▶ [WHAT IS BEING ASKED]: Quote exactly and only this range of lines in the data below: the line that holds "Anchor Holdings GmbH: Priya" to the line that holds "Pellion plc: Ardent", both included.

-------

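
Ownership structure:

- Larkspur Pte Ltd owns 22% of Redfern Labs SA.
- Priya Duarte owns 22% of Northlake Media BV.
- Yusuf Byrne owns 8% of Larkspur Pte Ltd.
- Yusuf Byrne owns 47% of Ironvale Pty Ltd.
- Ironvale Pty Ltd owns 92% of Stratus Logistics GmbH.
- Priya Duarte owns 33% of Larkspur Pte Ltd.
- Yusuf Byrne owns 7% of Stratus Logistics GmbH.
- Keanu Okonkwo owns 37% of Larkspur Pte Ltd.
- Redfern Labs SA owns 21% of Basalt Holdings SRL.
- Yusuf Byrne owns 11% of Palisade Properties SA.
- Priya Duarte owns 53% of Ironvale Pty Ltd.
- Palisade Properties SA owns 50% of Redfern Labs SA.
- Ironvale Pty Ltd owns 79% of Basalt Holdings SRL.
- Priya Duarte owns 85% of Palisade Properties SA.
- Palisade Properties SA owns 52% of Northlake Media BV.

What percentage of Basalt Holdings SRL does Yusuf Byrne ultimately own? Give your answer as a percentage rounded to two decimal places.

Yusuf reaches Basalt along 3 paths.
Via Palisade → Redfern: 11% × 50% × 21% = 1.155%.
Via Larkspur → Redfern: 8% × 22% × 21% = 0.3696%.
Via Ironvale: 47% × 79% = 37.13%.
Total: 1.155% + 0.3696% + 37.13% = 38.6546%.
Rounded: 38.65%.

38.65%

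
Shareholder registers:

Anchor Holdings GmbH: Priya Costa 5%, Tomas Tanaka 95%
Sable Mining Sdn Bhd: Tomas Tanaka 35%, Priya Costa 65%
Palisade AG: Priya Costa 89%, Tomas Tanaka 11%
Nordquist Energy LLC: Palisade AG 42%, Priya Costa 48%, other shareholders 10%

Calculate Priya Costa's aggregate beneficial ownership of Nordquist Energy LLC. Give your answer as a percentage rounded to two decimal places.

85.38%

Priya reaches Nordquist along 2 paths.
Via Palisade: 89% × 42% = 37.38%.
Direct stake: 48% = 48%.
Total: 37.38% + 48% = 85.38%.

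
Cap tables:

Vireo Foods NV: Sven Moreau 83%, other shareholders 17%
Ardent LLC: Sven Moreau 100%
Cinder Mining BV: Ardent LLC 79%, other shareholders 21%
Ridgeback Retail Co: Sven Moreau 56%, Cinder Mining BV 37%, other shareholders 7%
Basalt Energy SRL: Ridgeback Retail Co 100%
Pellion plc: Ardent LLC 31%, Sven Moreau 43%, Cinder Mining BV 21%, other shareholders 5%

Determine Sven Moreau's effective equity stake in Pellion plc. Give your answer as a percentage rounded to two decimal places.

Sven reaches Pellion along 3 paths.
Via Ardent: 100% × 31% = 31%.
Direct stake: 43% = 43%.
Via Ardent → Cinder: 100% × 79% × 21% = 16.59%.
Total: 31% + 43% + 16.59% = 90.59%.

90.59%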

-------

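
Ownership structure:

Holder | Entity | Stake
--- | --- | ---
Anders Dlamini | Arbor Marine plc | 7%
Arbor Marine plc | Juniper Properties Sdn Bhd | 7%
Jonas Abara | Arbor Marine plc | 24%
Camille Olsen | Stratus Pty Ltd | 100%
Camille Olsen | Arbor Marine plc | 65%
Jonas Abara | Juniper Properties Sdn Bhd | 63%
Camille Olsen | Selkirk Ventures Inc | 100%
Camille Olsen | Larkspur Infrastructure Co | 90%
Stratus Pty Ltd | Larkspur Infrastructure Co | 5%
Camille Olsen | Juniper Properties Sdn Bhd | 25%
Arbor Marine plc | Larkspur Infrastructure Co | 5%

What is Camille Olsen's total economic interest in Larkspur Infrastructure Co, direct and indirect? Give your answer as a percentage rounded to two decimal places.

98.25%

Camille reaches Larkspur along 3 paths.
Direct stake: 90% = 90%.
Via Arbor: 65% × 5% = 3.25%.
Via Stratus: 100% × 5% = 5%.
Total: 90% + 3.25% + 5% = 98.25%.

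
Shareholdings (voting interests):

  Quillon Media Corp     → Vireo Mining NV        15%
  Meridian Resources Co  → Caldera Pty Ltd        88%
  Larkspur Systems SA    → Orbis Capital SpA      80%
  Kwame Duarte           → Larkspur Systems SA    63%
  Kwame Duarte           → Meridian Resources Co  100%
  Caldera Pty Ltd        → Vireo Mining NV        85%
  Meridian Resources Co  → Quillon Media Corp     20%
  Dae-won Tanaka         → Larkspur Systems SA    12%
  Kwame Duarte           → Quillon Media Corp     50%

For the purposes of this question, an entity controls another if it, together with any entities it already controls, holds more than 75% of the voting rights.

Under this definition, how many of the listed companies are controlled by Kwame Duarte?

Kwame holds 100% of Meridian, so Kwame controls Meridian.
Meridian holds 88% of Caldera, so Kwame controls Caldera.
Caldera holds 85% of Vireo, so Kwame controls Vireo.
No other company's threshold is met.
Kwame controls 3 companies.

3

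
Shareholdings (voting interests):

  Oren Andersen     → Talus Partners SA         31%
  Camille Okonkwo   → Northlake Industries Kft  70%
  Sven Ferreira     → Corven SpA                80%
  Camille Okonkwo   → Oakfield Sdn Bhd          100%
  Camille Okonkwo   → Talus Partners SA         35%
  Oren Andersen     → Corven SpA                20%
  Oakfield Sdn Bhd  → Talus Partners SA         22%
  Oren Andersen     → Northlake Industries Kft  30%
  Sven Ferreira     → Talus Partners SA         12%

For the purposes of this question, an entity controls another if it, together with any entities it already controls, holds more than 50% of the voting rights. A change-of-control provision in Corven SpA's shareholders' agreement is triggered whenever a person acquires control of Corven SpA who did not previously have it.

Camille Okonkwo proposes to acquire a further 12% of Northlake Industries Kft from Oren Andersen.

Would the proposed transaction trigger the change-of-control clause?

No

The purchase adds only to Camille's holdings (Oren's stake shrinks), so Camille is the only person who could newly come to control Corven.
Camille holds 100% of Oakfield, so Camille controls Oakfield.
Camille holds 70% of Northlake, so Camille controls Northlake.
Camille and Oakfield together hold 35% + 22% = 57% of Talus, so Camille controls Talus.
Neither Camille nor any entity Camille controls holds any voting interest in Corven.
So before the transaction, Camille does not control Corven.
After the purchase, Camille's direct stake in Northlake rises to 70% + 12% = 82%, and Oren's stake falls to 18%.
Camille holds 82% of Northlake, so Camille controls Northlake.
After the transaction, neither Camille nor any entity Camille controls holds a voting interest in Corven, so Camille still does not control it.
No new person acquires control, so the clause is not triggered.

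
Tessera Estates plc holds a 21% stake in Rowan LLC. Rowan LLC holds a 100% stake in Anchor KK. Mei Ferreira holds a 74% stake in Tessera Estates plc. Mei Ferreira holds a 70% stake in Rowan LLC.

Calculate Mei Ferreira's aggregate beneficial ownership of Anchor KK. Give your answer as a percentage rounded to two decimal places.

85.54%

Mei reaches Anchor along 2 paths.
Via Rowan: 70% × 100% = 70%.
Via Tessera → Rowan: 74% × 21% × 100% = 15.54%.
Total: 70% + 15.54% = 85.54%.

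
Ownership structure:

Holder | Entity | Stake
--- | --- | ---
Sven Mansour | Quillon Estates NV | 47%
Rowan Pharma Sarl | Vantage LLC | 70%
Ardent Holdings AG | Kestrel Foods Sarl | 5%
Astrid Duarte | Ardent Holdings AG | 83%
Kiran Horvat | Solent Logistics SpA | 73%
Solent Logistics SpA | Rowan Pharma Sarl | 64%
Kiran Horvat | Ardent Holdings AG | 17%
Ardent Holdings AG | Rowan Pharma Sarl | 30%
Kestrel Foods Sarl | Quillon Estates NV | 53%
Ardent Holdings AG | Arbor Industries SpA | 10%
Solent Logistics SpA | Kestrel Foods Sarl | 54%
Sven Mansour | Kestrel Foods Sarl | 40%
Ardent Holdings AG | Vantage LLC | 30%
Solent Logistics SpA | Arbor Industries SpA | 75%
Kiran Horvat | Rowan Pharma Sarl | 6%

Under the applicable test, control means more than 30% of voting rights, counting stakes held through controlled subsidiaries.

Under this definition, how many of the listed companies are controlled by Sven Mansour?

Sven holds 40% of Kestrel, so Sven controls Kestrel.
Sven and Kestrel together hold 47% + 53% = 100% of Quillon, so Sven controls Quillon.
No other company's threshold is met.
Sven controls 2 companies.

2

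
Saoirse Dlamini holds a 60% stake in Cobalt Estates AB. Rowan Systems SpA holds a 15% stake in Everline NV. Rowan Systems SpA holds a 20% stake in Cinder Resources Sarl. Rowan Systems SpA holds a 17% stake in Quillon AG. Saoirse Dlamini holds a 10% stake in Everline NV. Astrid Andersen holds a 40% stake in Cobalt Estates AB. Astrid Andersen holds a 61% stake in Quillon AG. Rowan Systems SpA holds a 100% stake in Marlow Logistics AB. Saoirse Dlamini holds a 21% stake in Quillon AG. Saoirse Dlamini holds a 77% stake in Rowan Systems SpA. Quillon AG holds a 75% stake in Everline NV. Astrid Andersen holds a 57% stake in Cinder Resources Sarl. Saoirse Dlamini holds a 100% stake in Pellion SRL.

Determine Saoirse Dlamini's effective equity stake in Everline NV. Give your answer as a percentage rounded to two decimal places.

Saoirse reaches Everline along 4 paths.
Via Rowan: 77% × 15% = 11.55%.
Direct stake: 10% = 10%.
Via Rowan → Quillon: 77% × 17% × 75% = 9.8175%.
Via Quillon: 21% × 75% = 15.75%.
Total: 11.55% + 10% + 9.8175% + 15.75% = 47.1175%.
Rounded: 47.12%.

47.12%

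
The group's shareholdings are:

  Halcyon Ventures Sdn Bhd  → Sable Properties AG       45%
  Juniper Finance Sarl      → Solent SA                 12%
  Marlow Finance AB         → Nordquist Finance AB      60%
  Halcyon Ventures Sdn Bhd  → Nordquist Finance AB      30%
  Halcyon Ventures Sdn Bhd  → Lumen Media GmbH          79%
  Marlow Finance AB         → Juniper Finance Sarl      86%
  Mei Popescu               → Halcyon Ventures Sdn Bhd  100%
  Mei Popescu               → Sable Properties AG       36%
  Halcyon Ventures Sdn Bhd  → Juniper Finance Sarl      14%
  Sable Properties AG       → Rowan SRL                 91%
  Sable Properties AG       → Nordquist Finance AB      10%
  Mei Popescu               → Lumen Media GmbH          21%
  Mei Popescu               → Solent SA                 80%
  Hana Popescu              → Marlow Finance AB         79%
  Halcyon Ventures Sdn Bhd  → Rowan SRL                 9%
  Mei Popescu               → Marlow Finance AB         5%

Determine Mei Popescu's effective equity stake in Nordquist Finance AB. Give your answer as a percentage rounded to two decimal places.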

-------

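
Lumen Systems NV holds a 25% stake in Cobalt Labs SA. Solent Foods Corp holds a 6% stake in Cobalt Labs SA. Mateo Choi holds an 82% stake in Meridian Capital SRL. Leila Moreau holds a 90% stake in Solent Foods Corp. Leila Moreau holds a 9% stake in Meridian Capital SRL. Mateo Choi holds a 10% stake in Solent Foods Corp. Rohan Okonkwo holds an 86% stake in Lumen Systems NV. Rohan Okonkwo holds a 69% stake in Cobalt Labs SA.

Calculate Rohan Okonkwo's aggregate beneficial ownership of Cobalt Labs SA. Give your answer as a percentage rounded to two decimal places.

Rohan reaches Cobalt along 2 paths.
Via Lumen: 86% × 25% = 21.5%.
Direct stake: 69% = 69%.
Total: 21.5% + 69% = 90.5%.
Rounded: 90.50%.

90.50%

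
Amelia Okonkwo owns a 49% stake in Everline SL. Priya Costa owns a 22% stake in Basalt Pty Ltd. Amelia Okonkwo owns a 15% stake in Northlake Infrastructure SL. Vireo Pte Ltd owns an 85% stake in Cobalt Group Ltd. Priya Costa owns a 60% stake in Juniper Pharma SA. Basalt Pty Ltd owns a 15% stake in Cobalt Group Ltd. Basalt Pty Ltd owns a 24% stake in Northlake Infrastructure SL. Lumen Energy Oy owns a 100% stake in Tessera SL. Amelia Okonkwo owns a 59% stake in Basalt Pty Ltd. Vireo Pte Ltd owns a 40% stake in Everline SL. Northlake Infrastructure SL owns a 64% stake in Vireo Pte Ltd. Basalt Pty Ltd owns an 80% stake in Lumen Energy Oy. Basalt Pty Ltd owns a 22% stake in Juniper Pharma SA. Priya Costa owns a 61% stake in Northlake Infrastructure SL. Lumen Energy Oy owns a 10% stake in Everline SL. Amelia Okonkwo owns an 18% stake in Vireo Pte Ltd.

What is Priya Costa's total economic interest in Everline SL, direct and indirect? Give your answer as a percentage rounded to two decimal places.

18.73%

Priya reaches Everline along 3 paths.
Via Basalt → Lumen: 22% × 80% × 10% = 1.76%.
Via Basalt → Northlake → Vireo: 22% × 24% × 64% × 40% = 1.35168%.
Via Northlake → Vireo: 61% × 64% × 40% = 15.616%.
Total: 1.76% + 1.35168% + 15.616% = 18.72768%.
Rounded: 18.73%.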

-------

▶ [RESPONSE BOX]:
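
Anchor Holdings GmbH: Priya Costa 5%, Tomas Tanaka 95%
Sable Mining Sdn Bhd: Tomas Tanaka 35%, Priya Costa 65%
Palisade AG: Priya Costa 89%, Tomas Tanaka 11%
Nordquist Energy LLC: Palisade AG 42%, Priya Costa 48%, other shareholders 10%

Calculate Priya Costa's aggregate beneficial ownership of Nordquist Energy LLC. Give your answer as a percentage rounded to two decimal places.

85.38%

Priya reaches Nordquist along 2 paths.
Via Palisade: 89% × 42% = 37.38%.
Direct stake: 48% = 48%.
Total: 37.38% + 48% = 85.38%.

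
Cap tables:

Vireo Foods NV: Sven Moreau 83%, other shareholders 17%
Ardent LLC: Sven Moreau 100%
Cinder Mining BV: Ardent LLC 79%, other shareholders 21%
Ridgeback Retail Co: Sven Moreau 56%, Cinder Mining BV 37%, other shareholders 7%
Basalt Energy SRL: Ridgeback Retail Co 100%
Pellion plc: Ardent LLC 31%, Sven Moreau 43%, Cinder Mining BV 21%, other shareholders 5%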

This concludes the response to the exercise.